::: Given data
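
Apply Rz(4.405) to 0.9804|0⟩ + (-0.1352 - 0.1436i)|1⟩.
(-0.5789 - 0.7912i)|0⟩ + (0.1957 - 0.02431i)|1⟩

Rz(4.405) = [[e^(−iθ/2), 0], [0, e^(iθ/2)]] with e^(±iθ/2) = cos(θ/2) ± i·sin(θ/2); θ = 4.405, cos(θ/2) ≈ -0.590521, sin(θ/2) ≈ 0.807023.
With a = amp(|0⟩) = 0.9804 and b = amp(|1⟩) = (-0.1352 - 0.1436i):
new amp(|0⟩) = (-0.590521 - 0.807023i)·a = (-0.5789 - 0.7912i)
new amp(|1⟩) = (-0.590521 + 0.807023i)·b = (0.1957 - 0.02431i)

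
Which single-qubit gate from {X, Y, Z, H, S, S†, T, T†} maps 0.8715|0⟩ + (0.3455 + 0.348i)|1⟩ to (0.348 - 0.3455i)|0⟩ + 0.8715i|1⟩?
Y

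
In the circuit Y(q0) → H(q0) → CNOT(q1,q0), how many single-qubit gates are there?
2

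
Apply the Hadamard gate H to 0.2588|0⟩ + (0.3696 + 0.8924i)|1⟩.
(0.4443 + 0.631i)|0⟩ + (-0.07835 - 0.631i)|1⟩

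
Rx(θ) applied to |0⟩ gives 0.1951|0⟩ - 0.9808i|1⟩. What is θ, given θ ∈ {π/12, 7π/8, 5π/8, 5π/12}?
7π/8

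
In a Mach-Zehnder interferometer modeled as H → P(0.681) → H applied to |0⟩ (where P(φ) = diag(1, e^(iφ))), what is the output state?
(0.8885 + 0.3148i)|0⟩ + (0.1115 - 0.3148i)|1⟩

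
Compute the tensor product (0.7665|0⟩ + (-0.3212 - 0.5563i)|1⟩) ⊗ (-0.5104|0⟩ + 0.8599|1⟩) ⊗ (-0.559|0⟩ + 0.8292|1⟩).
0.2187|000⟩ - 0.3244|001⟩ - 0.3684|010⟩ + 0.5465|011⟩ + (-0.09164 - 0.1587i)|100⟩ + (0.1359 + 0.2354i)|101⟩ + (0.1544 + 0.2674i)|110⟩ + (-0.229 - 0.3967i)|111⟩

amp(|b₁b₂…⟩) = product of the factor amplitudes for bits b₁, b₂, …; only kets whose every factor amplitude is nonzero survive.
|000⟩: (0.7665)(-0.5104)(-0.559) = 0.2187
|001⟩: (0.7665)(-0.5104)(0.8292) = -0.3244
|010⟩: (0.7665)(0.8599)(-0.559) = -0.3684
|011⟩: (0.7665)(0.8599)(0.8292) = 0.5465
|100⟩: (-0.3212 - 0.5563i)(-0.5104)(-0.559) = (-0.09164 - 0.1587i)
|101⟩: (-0.3212 - 0.5563i)(-0.5104)(0.8292) = (0.1359 + 0.2354i)
|110⟩: (-0.3212 - 0.5563i)(0.8599)(-0.559) = (0.1544 + 0.2674i)
|111⟩: (-0.3212 - 0.5563i)(0.8599)(0.8292) = (-0.229 - 0.3967i)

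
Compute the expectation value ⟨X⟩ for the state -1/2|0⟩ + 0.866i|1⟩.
0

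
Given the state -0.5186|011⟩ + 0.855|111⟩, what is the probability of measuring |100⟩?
0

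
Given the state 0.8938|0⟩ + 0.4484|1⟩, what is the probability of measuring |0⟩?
0.7989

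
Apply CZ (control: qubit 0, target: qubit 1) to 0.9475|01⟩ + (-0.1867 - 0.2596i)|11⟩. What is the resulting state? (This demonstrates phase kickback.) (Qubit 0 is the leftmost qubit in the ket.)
0.9475|01⟩ + (0.1867 + 0.2596i)|11⟩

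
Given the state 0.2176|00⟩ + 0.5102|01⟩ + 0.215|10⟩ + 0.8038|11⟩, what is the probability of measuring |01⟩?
0.2603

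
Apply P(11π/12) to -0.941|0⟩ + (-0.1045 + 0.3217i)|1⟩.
-0.941|0⟩ + (0.01768 - 0.3378i)|1⟩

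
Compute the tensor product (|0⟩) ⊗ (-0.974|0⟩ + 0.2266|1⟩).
-0.974|00⟩ + 0.2266|01⟩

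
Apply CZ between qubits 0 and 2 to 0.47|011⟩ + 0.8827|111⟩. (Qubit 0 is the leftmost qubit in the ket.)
0.47|011⟩ - 0.8827|111⟩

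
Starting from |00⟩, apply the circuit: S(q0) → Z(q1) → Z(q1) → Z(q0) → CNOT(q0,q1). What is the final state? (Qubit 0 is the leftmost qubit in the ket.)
|00⟩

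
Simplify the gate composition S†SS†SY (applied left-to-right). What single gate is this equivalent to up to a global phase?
Y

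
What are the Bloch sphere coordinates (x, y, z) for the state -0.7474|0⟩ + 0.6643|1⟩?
(-0.993, 0, 0.1173)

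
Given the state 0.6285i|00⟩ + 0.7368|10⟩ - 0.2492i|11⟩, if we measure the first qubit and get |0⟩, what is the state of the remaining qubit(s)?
i|0⟩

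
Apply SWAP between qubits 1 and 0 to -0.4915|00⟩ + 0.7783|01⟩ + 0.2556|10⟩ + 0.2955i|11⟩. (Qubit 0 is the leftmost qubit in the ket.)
-0.4915|00⟩ + 0.2556|01⟩ + 0.7783|10⟩ + 0.2955i|11⟩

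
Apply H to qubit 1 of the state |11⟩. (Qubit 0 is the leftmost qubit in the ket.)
1/√2|10⟩ - 1/√2|11⟩

H on qubit 1 mixes each pair of kets that differ only in qubit 1: amplitudes (a, b) of (|…0…⟩, |…1…⟩) become ((a + b)/√2, (a − b)/√2). Kets absent from the input have amplitude 0.
(|10⟩, |11⟩): (a, b) = (0, 1) → (1/√2, -1/√2)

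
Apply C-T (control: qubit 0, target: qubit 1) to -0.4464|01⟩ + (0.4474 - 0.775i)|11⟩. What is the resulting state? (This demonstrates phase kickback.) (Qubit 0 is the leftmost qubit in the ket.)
-0.4464|01⟩ + (0.8644 - 0.2316i)|11⟩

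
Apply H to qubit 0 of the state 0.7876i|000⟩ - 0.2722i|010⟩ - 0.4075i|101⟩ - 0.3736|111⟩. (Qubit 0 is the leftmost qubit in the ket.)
0.5569i|000⟩ - 0.2881i|001⟩ - 0.1925i|010⟩ - 0.2642|011⟩ + 0.5569i|100⟩ + 0.2881i|101⟩ - 0.1925i|110⟩ + 0.2642|111⟩

H on qubit 0 mixes each pair of kets that differ only in qubit 0: amplitudes (a, b) of (|…0…⟩, |…1…⟩) become ((a + b)/√2, (a − b)/√2). Kets absent from the input have amplitude 0.
(|000⟩, |100⟩): (a, b) = (0.7876i, 0) → (0.5569i, 0.5569i)
(|001⟩, |101⟩): (a, b) = (0, -0.4075i) → (-0.2881i, 0.2881i)
(|010⟩, |110⟩): (a, b) = (-0.2722i, 0) → (-0.1925i, -0.1925i)
(|011⟩, |111⟩): (a, b) = (0, -0.3736) → (-0.2642, 0.2642)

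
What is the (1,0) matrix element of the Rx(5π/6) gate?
-0.9659i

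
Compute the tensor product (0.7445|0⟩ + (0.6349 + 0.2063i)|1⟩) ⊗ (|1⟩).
0.7445|01⟩ + (0.6349 + 0.2063i)|11⟩

amp(|b₁b₂…⟩) = product of the factor amplitudes for bits b₁, b₂, …; only kets whose every factor amplitude is nonzero survive.
|01⟩: (0.7445)(1) = 0.7445
|11⟩: (0.6349 + 0.2063i)(1) = (0.6349 + 0.2063i)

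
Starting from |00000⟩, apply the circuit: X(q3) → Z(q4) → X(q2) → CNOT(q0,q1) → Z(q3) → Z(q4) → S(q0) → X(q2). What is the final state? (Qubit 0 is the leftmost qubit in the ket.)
-|00010⟩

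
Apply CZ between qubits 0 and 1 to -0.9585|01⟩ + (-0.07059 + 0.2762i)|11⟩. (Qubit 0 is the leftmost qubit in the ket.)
-0.9585|01⟩ + (0.07059 - 0.2762i)|11⟩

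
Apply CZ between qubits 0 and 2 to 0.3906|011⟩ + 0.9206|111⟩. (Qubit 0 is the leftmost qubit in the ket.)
0.3906|011⟩ - 0.9206|111⟩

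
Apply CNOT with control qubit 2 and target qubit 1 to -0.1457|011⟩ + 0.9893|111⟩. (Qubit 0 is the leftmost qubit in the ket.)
-0.1457|001⟩ + 0.9893|101⟩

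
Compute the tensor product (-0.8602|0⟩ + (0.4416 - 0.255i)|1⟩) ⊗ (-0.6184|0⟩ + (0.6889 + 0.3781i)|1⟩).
0.5319|00⟩ + (-0.5926 - 0.3252i)|01⟩ + (-0.2731 + 0.1577i)|10⟩ + (0.4006 - 0.008701i)|11⟩

amp(|b₁b₂…⟩) = product of the factor amplitudes for bits b₁, b₂, …; only kets whose every factor amplitude is nonzero survive.
|00⟩: (-0.8602)(-0.6184) = 0.5319
|01⟩: (-0.8602)(0.6889 + 0.3781i) = (-0.5926 - 0.3252i)
|10⟩: (0.4416 - 0.255i)(-0.6184) = (-0.2731 + 0.1577i)
|11⟩: (0.4416 - 0.255i)(0.6889 + 0.3781i) = (0.4006 - 0.008701i)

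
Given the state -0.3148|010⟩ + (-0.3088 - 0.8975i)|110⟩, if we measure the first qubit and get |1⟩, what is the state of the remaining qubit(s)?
(-0.3253 - 0.9456i)|10⟩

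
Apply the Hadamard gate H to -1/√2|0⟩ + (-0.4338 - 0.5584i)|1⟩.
(-0.8067 - 0.3948i)|0⟩ + (-0.1933 + 0.3948i)|1⟩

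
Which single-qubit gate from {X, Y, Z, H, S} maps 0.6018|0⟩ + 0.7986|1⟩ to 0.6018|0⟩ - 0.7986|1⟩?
Z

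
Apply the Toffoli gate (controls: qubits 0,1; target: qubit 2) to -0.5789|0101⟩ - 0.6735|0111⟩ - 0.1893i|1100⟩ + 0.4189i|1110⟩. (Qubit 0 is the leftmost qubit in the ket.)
-0.5789|0101⟩ - 0.6735|0111⟩ + 0.4189i|1100⟩ - 0.1893i|1110⟩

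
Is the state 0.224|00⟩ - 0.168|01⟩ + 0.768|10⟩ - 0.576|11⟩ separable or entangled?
Separable

Writing the state as a|00⟩ + b|01⟩ + c|10⟩ + d|11⟩, it is a product state iff ad − bc = 0.
Here (a, b, c, d) = (0.224, -0.168, 0.768, -0.576): ad − bc = (0.224)(-0.576) − (-0.168)(0.768) = 0, so the state is separable.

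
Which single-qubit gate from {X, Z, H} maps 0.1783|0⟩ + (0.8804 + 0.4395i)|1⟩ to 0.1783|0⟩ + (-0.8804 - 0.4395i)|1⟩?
Z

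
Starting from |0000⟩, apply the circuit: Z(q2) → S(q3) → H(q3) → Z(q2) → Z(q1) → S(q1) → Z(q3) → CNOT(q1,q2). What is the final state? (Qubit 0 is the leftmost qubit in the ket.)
1/√2|0000⟩ - 1/√2|0001⟩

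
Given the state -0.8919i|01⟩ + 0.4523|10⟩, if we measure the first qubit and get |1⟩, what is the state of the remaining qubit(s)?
|0⟩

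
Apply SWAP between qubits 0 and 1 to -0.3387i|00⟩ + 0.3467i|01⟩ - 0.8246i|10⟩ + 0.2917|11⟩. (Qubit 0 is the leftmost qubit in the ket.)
-0.3387i|00⟩ - 0.8246i|01⟩ + 0.3467i|10⟩ + 0.2917|11⟩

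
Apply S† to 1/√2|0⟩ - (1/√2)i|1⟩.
1/√2|0⟩ - 1/√2|1⟩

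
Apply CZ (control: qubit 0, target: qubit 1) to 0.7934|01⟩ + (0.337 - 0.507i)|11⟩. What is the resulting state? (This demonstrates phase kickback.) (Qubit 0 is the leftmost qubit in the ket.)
0.7934|01⟩ + (-0.337 + 0.507i)|11⟩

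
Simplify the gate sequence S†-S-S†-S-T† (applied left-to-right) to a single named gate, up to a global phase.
T†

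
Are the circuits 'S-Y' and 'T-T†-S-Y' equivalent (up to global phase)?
Yes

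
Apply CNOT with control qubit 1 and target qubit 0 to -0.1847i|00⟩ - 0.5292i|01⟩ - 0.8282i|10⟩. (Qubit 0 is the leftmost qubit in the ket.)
-0.1847i|00⟩ - 0.8282i|10⟩ - 0.5292i|11⟩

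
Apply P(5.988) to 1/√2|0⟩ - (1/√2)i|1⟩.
1/√2|0⟩ + (-0.2057 - 0.6765i)|1⟩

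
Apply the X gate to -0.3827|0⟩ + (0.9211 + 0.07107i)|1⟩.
(0.9211 + 0.07107i)|0⟩ - 0.3827|1⟩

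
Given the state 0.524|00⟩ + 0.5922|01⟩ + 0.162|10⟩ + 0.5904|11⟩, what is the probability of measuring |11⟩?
0.3486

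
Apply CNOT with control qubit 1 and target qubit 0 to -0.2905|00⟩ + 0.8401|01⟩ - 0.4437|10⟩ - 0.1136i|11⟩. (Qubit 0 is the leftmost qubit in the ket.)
-0.2905|00⟩ - 0.1136i|01⟩ - 0.4437|10⟩ + 0.8401|11⟩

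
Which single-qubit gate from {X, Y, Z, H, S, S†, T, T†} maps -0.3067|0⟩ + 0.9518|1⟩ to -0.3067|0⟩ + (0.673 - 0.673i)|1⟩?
T†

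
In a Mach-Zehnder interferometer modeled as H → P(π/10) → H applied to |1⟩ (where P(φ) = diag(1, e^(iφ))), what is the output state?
(0.02447 - 0.1545i)|0⟩ + (0.9755 + 0.1545i)|1⟩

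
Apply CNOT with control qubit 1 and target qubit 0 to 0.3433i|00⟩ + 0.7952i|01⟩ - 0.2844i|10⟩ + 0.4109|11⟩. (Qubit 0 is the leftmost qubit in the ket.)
0.3433i|00⟩ + 0.4109|01⟩ - 0.2844i|10⟩ + 0.7952i|11⟩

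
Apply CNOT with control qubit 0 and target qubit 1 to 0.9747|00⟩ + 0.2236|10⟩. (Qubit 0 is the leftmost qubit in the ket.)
0.9747|00⟩ + 0.2236|11⟩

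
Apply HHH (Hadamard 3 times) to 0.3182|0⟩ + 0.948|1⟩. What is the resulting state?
0.8953|0⟩ - 0.4453|1⟩

H² = I, so H^3 = H: a single Hadamard. With (a, b) = (0.3182, 0.948), H gives ((a + b)/√2, (a − b)/√2) = (0.8953, -0.4453).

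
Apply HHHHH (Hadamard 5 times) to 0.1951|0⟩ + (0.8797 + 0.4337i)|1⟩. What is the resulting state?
(0.76 + 0.3067i)|0⟩ + (-0.4841 - 0.3067i)|1⟩

H² = I, so H^5 = H: a single Hadamard. With (a, b) = (0.1951, (0.8797 + 0.4337i)), H gives ((a + b)/√2, (a − b)/√2) = ((0.76 + 0.3067i), (-0.4841 - 0.3067i)).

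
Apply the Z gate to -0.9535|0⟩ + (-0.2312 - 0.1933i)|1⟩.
-0.9535|0⟩ + (0.2312 + 0.1933i)|1⟩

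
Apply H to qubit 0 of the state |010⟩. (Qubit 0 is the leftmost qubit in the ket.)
1/√2|010⟩ + 1/√2|110⟩

H on qubit 0 mixes each pair of kets that differ only in qubit 0: amplitudes (a, b) of (|…0…⟩, |…1…⟩) become ((a + b)/√2, (a − b)/√2). Kets absent from the input have amplitude 0.
(|010⟩, |110⟩): (a, b) = (1, 0) → (1/√2, 1/√2)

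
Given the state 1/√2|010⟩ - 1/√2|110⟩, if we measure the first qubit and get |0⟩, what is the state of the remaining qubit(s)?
|10⟩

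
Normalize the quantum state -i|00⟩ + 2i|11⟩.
-(1/√5)i|00⟩ + 0.8944i|11⟩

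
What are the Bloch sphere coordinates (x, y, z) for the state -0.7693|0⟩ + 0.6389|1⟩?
(-0.983, 0, 0.1836)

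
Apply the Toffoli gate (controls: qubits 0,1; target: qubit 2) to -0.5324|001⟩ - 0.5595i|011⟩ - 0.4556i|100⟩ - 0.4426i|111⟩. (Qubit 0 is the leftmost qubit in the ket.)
-0.5324|001⟩ - 0.5595i|011⟩ - 0.4556i|100⟩ - 0.4426i|110⟩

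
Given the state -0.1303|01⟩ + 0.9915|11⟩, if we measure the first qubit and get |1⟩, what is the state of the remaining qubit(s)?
|1⟩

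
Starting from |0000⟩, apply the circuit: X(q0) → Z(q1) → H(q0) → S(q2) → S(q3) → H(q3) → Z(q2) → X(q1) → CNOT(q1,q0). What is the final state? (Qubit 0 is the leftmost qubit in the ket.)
-1/2|0100⟩ - 1/2|0101⟩ + 1/2|1100⟩ + 1/2|1101⟩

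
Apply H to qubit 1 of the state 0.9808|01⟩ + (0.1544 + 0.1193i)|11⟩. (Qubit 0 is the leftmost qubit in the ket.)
0.6935|00⟩ - 0.6935|01⟩ + (0.1092 + 0.08436i)|10⟩ + (-0.1092 - 0.08436i)|11⟩

H on qubit 1 mixes each pair of kets that differ only in qubit 1: amplitudes (a, b) of (|…0…⟩, |…1…⟩) become ((a + b)/√2, (a − b)/√2). Kets absent from the input have amplitude 0.
(|00⟩, |01⟩): (a, b) = (0, 0.9808) → (0.6935, -0.6935)
(|10⟩, |11⟩): (a, b) = (0, (0.1544 + 0.1193i)) → ((0.1092 + 0.08436i), (-0.1092 - 0.08436i))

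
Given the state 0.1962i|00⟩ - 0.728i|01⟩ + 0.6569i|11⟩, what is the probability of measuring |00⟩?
0.03849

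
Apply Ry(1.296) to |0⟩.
0.7973|0⟩ + 0.6036|1⟩

Ry(1.296) = [[cos(θ/2), −sin(θ/2)], [sin(θ/2), cos(θ/2)]]; θ = 1.296, cos(θ/2) ≈ 0.797293, sin(θ/2) ≈ 0.603593.
With a = amp(|0⟩) = 1 and b = amp(|1⟩) = 0:
new amp(|0⟩) = (0.797293)·a + (-0.603593)·b = 0.7973
new amp(|1⟩) = (0.603593)·a + (0.797293)·b = 0.6036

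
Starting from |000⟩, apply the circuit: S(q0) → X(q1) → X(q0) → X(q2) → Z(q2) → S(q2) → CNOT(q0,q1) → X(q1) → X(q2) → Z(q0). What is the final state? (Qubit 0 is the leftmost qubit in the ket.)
i|110⟩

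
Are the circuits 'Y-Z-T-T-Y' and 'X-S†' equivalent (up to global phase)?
No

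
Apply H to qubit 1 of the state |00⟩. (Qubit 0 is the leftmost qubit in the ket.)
1/√2|00⟩ + 1/√2|01⟩

H on qubit 1 mixes each pair of kets that differ only in qubit 1: amplitudes (a, b) of (|…0…⟩, |…1…⟩) become ((a + b)/√2, (a − b)/√2). Kets absent from the input have amplitude 0.
(|00⟩, |01⟩): (a, b) = (1, 0) → (1/√2, 1/√2)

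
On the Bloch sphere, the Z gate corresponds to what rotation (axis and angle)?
Rotation by π around the z-axis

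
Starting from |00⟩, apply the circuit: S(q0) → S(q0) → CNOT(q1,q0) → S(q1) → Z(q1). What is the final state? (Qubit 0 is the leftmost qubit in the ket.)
|00⟩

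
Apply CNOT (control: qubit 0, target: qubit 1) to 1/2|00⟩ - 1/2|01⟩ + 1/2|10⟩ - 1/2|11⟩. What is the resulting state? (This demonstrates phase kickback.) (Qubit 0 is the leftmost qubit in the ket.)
1/2|00⟩ - 1/2|01⟩ - 1/2|10⟩ + 1/2|11⟩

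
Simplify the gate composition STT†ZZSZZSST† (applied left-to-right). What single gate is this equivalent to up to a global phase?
T†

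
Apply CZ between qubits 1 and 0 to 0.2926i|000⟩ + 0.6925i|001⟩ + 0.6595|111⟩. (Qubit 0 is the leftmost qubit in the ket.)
0.2926i|000⟩ + 0.6925i|001⟩ - 0.6595|111⟩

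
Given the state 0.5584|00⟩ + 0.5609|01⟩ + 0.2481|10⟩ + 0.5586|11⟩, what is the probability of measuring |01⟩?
0.3146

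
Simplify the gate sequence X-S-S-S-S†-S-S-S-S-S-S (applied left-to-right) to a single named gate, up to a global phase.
X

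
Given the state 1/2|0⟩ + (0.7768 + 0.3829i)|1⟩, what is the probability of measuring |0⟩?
1/4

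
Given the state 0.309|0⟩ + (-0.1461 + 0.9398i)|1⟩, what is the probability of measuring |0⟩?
0.09548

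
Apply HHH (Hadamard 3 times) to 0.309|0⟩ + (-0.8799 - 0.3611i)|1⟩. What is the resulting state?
(-0.4037 - 0.2553i)|0⟩ + (0.8407 + 0.2553i)|1⟩

H² = I, so H^3 = H: a single Hadamard. With (a, b) = (0.309, (-0.8799 - 0.3611i)), H gives ((a + b)/√2, (a − b)/√2) = ((-0.4037 - 0.2553i), (0.8407 + 0.2553i)).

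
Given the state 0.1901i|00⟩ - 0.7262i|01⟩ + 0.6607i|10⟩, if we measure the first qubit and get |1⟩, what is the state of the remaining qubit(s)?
i|0⟩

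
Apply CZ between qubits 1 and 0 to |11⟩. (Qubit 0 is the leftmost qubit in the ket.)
-|11⟩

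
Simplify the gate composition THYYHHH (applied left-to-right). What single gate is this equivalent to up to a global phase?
T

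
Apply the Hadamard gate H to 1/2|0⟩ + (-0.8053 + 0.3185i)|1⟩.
(-0.2159 + 0.2252i)|0⟩ + (0.923 - 0.2252i)|1⟩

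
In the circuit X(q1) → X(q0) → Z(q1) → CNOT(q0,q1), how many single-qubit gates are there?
3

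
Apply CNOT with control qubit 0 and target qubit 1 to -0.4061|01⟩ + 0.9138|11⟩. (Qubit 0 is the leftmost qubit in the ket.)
-0.4061|01⟩ + 0.9138|10⟩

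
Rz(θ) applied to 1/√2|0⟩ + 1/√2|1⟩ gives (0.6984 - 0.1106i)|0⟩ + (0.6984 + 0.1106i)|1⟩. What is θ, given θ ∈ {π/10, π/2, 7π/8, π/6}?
π/10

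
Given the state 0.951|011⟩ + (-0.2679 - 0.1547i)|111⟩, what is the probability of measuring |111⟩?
0.0957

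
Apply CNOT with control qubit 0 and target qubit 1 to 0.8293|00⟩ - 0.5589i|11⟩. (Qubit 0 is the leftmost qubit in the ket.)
0.8293|00⟩ - 0.5589i|10⟩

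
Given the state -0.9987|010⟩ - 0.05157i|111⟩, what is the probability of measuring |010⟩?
0.9974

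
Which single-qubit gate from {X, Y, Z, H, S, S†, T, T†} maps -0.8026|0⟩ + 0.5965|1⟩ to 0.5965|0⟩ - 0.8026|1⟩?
X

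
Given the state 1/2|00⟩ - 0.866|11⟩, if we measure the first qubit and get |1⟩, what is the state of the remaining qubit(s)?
-|1⟩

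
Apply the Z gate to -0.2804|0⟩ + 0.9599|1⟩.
-0.2804|0⟩ - 0.9599|1⟩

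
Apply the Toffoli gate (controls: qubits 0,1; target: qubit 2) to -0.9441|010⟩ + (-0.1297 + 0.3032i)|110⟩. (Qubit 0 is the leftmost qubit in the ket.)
-0.9441|010⟩ + (-0.1297 + 0.3032i)|111⟩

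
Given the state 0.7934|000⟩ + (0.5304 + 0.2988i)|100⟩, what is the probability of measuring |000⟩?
0.6295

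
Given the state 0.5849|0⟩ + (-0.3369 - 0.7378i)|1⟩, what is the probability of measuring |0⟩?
0.3421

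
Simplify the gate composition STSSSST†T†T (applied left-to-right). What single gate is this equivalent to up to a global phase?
S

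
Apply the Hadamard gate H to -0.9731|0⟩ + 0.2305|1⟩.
-0.5251|0⟩ - 0.8511|1⟩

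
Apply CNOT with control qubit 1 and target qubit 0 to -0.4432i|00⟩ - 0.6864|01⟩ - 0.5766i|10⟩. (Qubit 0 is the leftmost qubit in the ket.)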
::::::
Quote verbatim the line containing "1 to 0.8293|00⟩" and every line after it through the end of the records above.

### [Response for this exercise]
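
Apply CNOT with control qubit 0 and target qubit 1 to 0.8293|00⟩ - 0.5589i|11⟩. (Qubit 0 is the leftmost qubit in the ket.)
0.8293|00⟩ - 0.5589i|10⟩

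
Given the state -0.9987|010⟩ - 0.05157i|111⟩, what is the probability of measuring |010⟩?
0.9974

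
Which single-qubit gate from {X, Y, Z, H, S, S†, T, T†} maps -0.8026|0⟩ + 0.5965|1⟩ to 0.5965|0⟩ - 0.8026|1⟩?
X

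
Given the state 1/2|00⟩ - 0.866|11⟩, if we measure the first qubit and get |1⟩, what is the state of the remaining qubit(s)?
-|1⟩

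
Apply the Z gate to -0.2804|0⟩ + 0.9599|1⟩.
-0.2804|0⟩ - 0.9599|1⟩

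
Apply the Toffoli gate (controls: qubits 0,1; target: qubit 2) to -0.9441|010⟩ + (-0.1297 + 0.3032i)|110⟩. (Qubit 0 is the leftmost qubit in the ket.)
-0.9441|010⟩ + (-0.1297 + 0.3032i)|111⟩

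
Given the state 0.7934|000⟩ + (0.5304 + 0.2988i)|100⟩, what is the probability of measuring |000⟩?
0.6295

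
Given the state 0.5849|0⟩ + (-0.3369 - 0.7378i)|1⟩, what is the probability of measuring |0⟩?
0.3421

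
Simplify the gate composition STSSSST†T†T (applied left-to-right). What single gate is this equivalent to up to a global phase?
S

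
Apply the Hadamard gate H to -0.9731|0⟩ + 0.2305|1⟩.
-0.5251|0⟩ - 0.8511|1⟩

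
Apply CNOT with control qubit 1 and target qubit 0 to -0.4432i|00⟩ - 0.6864|01⟩ - 0.5766i|10⟩. (Qubit 0 is the leftmost qubit in the ket.)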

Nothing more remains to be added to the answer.